## Task requirements
Would you please return every line from the listing that contains the word "infinitely"?

── Extracted records

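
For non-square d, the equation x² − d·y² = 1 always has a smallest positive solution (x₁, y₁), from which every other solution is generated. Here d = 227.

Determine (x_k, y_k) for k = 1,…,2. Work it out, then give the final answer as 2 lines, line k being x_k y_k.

226 15
102151 6780

[15; 15,30] for √227; ℓ=2 ⇒ convergent index 1
k=0  a_k=15  p_k/q_k = 15/1
k=1  a_k=15  p_k/q_k = 226/15
→ (226, 15).  Check: 226²=51076, 227·15²=51075, difference 1.
k=2:  x_2 = 226·226+227·15·15 = 102151,  y_2 = 226·15+15·226 = 6780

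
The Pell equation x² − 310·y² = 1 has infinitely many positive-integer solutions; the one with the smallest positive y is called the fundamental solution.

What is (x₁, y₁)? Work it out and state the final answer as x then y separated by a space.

√310 = [17; 1,1,1,1,5,…,1,1,34, …], period ℓ=16 (even) → k=15
i=0: a=17 ⇒ p=17, q=1
…
i=3: a=1 ⇒ p=53, q=3
i=4: a=1 ⇒ p=88, q=5
i=5: a=5 ⇒ p=493, q=28
…
i=7: a=1 ⇒ p=2060, q=117
…
i=11: a=5 ⇒ p=152387, q=8655
i=12: a=1 ⇒ p=181315, q=10298
…
i=14: a=1 ⇒ p=515017, q=29251
i=15: a=1 ⇒ p=848719, q=48204
(x₁, y₁) = (848719, 48204);  848719² − 310·48204² = 1 ✓

848719 48204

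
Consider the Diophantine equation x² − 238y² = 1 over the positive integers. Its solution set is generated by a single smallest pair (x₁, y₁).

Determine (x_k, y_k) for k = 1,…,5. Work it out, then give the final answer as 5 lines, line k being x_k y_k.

11663 756
272051137 17634456
6345864809999 411341319900
148023642285985537 9594947610352944
3452799473617033826063 223811747547751451844

√238 = [15; 2,2,1,14,1,2,2,30, …], period ℓ=8 (even) → k=7
i=0: a=15 ⇒ p=15, q=1
i=1: a=2 ⇒ p=31, q=2
i=2: a=2 ⇒ p=77, q=5
i=3: a=1 ⇒ p=108, q=7
…
i=5: a=1 ⇒ p=1697, q=110
i=6: a=2 ⇒ p=4983, q=323
i=7: a=2 ⇒ p=11663, q=756
fundamental: x₁=11663, y₁=756  (since 136025569 − 238·571536 = 1)
(11663+756√238)^2 = 272051137 + 17634456√238
(11663+756√238)^3 = 6345864809999 + 411341319900√238
(11663+756√238)^4 = 148023642285985537 + 9594947610352944√238
(11663+756√238)^5 = 3452799473617033826063 + 223811747547751451844√238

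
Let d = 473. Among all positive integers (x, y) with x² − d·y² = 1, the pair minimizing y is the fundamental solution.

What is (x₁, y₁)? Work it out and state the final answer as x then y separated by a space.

87 4

[21; 1,2,1,42] for √473; ℓ=4 ⇒ convergent index 3
a_0=21:  p_0=21·1+0=21,  q_0=21·0+1=1
…
a_2=2:  p_2=2·22+21=65,  q_2=2·1+1=3
a_3=1:  p_3=1·65+22=87,  q_3=1·3+1=4
(x₁, y₁) = (87, 4);  87² − 473·4² = 1 ✓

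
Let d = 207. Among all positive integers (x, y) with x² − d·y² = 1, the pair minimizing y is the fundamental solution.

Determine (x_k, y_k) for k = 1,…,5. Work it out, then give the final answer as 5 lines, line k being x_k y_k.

√207 → a₀=14, period (2,1,1,2,1,1,2,28); ℓ=8 even so k=7
step 0: (14, 1)  from 14·(1,0) + (0,1)
…
step 3: (72, 5)  from 1·(43,3) + (29,2)
…
step 5: (259, 18)  from 1·(187,13) + (72,5)
step 6: (446, 31)  from 1·(259,18) + (187,13)
step 7: (1151, 80)  from 2·(446,31) + (259,18)
fundamental: x₁=1151, y₁=80  (since 1324801 − 207·6400 = 1)
k=2:  x_2 = 1151·1151+207·80·80 = 2649601,  y_2 = 1151·80+80·1151 = 184160
k=3:  x_3 = 1151·2649601+207·80·184160 = 6099380351,  y_3 = 1151·184160+80·2649601 = 423936240
k=4:  x_4 = 1151·6099380351+207·80·423936240 = 14040770918401,  y_4 = 1151·423936240+80·6099380351 = 975901040320
k=5:  x_5 = 1151·14040770918401+207·80·975901040320 = 32321848554778751,  y_5 = 1151·975901040320+80·14040770918401 = 2246523770880400

1151 80
2649601 184160
6099380351 423936240
14040770918401 975901040320
32321848554778751 2246523770880400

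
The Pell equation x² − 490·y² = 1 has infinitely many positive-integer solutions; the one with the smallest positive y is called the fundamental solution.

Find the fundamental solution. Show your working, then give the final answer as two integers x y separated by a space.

1039681 46968

√490 = [22; 7,2,1,4,4,4,1,2,7,44, …], period ℓ=10 (even) → k=9
step 0: (22, 1)  from 22·(1,0) + (0,1)
step 1: (155, 7)  from 7·(22,1) + (1,0)
step 2: (332, 15)  from 2·(155,7) + (22,1)
…
step 4: (2280, 103)  from 4·(487,22) + (332,15)
step 5: (9607, 434)  from 4·(2280,103) + (487,22)
step 6: (40708, 1839)  from 4·(9607,434) + (2280,103)
step 7: (50315, 2273)  from 1·(40708,1839) + (9607,434)
step 8: (141338, 6385)  from 2·(50315,2273) + (40708,1839)
step 9: (1039681, 46968)  from 7·(141338,6385) + (50315,2273)
(x₁, y₁) = (1039681, 46968);  1039681² − 490·46968² = 1 ✓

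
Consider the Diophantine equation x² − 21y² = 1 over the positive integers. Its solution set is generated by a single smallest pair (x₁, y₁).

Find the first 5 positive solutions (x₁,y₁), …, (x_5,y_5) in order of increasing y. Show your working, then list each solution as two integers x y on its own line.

55 12
6049 1320
665335 145188
73180801 15969360
8049222775 1756484412

√21 → a₀=4, period (1,1,2,1,1,8); ℓ=6 even so k=5
k=0  a_k=4  p_k/q_k = 4/1
k=1  a_k=1  p_k/q_k = 5/1
k=2  a_k=1  p_k/q_k = 9/2
…
k=4  a_k=1  p_k/q_k = 32/7
k=5  a_k=1  p_k/q_k = 55/12
fundamental: x₁=55, y₁=12  (since 3025 − 21·144 = 1)
k=2:  x_2 = 55·55+21·12·12 = 6049,  y_2 = 55·12+12·55 = 1320
k=3:  x_3 = 55·6049+21·12·1320 = 665335,  y_3 = 55·1320+12·6049 = 145188
k=4:  x_4 = 55·665335+21·12·145188 = 73180801,  y_4 = 55·145188+12·665335 = 15969360
k=5:  x_5 = 55·73180801+21·12·15969360 = 8049222775,  y_5 = 55·15969360+12·73180801 = 1756484412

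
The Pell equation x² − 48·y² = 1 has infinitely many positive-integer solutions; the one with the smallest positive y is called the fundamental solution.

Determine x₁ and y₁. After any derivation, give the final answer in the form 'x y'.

√48 → a₀=6, period (1,12); ℓ=2 even so k=1
k=0  a_k=6  p_k/q_k = 6/1
k=1  a_k=1  p_k/q_k = 7/1
fundamental: x₁=7, y₁=1  (since 49 − 48·1 = 1)

7 1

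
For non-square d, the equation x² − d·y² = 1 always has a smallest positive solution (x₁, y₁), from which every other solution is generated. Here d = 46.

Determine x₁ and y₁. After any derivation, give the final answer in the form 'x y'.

d=46: √d = [6; 1,3,1,1,2,6,2,1,1,3,1,12] (ℓ=12, even), read p_11/q_11
step 0: (6, 1)  from 6·(1,0) + (0,1)
step 1: (7, 1)  from 1·(6,1) + (1,0)
…
step 3: (34, 5)  from 1·(27,4) + (7,1)
…
step 5: (156, 23)  from 2·(61,9) + (34,5)
step 6: (997, 147)  from 6·(156,23) + (61,9)
…
step 10: (19038, 2807)  from 3·(5297,781) + (3147,464)
step 11: (24335, 3588)  from 1·(19038,2807) + (5297,781)
→ (24335, 3588).  Check: 24335²=592192225, 46·3588²=592192224, difference 1.

24335 3588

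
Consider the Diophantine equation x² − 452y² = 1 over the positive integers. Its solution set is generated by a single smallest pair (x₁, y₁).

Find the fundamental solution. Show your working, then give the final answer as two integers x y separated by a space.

1204353 56648

[21; 3,1,5,3,10,3,5,1,3,42] for √452; ℓ=10 ⇒ convergent index 9
i=0: a=21 ⇒ p=21, q=1
…
i=4: a=3 ⇒ p=1552, q=73
…
i=8: a=1 ⇒ p=313483, q=14745
i=9: a=3 ⇒ p=1204353, q=56648
(x₁, y₁) = (1204353, 56648);  1204353² − 452·56648² = 1 ✓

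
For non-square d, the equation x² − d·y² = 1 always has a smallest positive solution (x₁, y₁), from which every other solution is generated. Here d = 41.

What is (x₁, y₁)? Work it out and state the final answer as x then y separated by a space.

2049 320

√41 = [6; 2,2,12, …], period ℓ=3 (odd) → k=5
step 0: (6, 1)  from 6·(1,0) + (0,1)
step 1: (13, 2)  from 2·(6,1) + (1,0)
…
step 4: (826, 129)  from 2·(397,62) + (32,5)
step 5: (2049, 320)  from 2·(826,129) + (397,62)
fundamental: x₁=2049, y₁=320  (since 4198401 − 41·102400 = 1)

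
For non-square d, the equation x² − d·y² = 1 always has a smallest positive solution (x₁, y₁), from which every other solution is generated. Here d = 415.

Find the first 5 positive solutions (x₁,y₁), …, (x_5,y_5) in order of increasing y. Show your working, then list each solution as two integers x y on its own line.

18412804 903849
678062702284831 33284788965192
24970071273761872339444 1225732590794885332887
919538056459614718055705397121 45138347901436822389057205104
33862548008263614468078655355989935124 1662247105585933832332453329850170345

√415 = [20; 2,1,2,4,6,…,1,2,40, …], period ℓ=16 (even) → k=15
k=0  a_k=20  p_k/q_k = 20/1
k=1  a_k=2  p_k/q_k = 41/2
…
k=5  a_k=6  p_k/q_k = 4441/218
k=6  a_k=1  p_k/q_k = 5154/253
…
k=8  a_k=3  p_k/q_k = 33939/1666
k=9  a_k=1  p_k/q_k = 43534/2137
k=10  a_k=1  p_k/q_k = 77473/3803
…
k=12  a_k=4  p_k/q_k = 2110961/103623
k=13  a_k=2  p_k/q_k = 4730294/232201
k=14  a_k=1  p_k/q_k = 6841255/335824
k=15  a_k=2  p_k/q_k = 18412804/903849
(x₁, y₁) = (18412804, 903849);  18412804² − 415·903849² = 1 ✓
(18412804+903849√415)^2 = 678062702284831 + 33284788965192√415
(18412804+903849√415)^3 = 24970071273761872339444 + 1225732590794885332887√415
(18412804+903849√415)^4 = 919538056459614718055705397121 + 45138347901436822389057205104√415
(18412804+903849√415)^5 = 33862548008263614468078655355989935124 + 1662247105585933832332453329850170345√415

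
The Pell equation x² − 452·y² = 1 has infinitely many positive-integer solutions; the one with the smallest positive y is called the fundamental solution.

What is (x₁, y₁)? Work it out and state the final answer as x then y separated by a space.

1204353 56648

d=452: √d = [21; 3,1,5,3,10,3,5,1,3,42] (ℓ=10, even), read p_9/q_9
a_0=21:  p_0=21·1+0=21,  q_0=21·0+1=1
a_1=3:  p_1=3·21+1=64,  q_1=3·1+0=3
…
a_5=10:  p_5=10·1552+489=16009,  q_5=10·73+23=753
…
a_8=1:  p_8=1·263904+49579=313483,  q_8=1·12413+2332=14745
a_9=3:  p_9=3·313483+263904=1204353,  q_9=3·14745+12413=56648
fundamental: x₁=1204353, y₁=56648  (since 1450466148609 − 452·3208995904 = 1)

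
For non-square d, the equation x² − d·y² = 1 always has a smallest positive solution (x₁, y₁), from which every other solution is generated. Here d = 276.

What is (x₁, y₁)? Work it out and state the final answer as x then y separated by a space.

7775 468

[16; 1,1,1,1,2,2,2,1,1,1,1,32] for √276; ℓ=12 ⇒ convergent index 11
k=0  a_k=16  p_k/q_k = 16/1
…
k=2  a_k=1  p_k/q_k = 33/2
…
k=4  a_k=1  p_k/q_k = 83/5
k=5  a_k=2  p_k/q_k = 216/13
…
k=8  a_k=1  p_k/q_k = 1761/106
k=9  a_k=1  p_k/q_k = 3007/181
k=10  a_k=1  p_k/q_k = 4768/287
k=11  a_k=1  p_k/q_k = 7775/468
→ (7775, 468).  Check: 7775²=60450625, 276·468²=60450624, difference 1.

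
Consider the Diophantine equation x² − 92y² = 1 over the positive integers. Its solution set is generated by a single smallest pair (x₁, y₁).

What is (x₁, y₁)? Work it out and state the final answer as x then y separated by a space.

[9; 1,1,2,4,2,1,1,18] for √92; ℓ=8 ⇒ convergent index 7
a_0=9:  p_0=9·1+0=9,  q_0=9·0+1=1
a_1=1:  p_1=1·9+1=10,  q_1=1·1+0=1
…
a_3=2:  p_3=2·19+10=48,  q_3=2·2+1=5
a_4=4:  p_4=4·48+19=211,  q_4=4·5+2=22
a_5=2:  p_5=2·211+48=470,  q_5=2·22+5=49
a_6=1:  p_6=1·470+211=681,  q_6=1·49+22=71
a_7=1:  p_7=1·681+470=1151,  q_7=1·71+49=120
(x₁, y₁) = (1151, 120);  1151² − 92·120² = 1 ✓

1151 120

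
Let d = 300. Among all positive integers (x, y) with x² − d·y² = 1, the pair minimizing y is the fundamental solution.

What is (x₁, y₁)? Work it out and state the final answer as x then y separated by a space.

[17; 3,8,3,34] for √300; ℓ=4 ⇒ convergent index 3
i=0: a=17 ⇒ p=17, q=1
…
i=2: a=8 ⇒ p=433, q=25
i=3: a=3 ⇒ p=1351, q=78
→ (1351, 78).  Check: 1351²=1825201, 300·78²=1825200, difference 1.

1351 78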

────

## Task solution
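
The Pell equation x² − 310·y² = 1 has infinitely many positive-integer solutions; the one with the smallest positive y is called the fundamental solution.
The Pell equation x² − 490·y² = 1 has infinitely many positive-integer solutions; the one with the smallest positive y is called the fundamental solution.
The Pell equation x² − 48·y² = 1 has infinitely many positive-integer solutions; the one with the smallest positive y is called the fundamental solution.
The Pell equation x² − 452·y² = 1 has infinitely many positive-integer solutions; the one with the smallest positive y is called the fundamental solution.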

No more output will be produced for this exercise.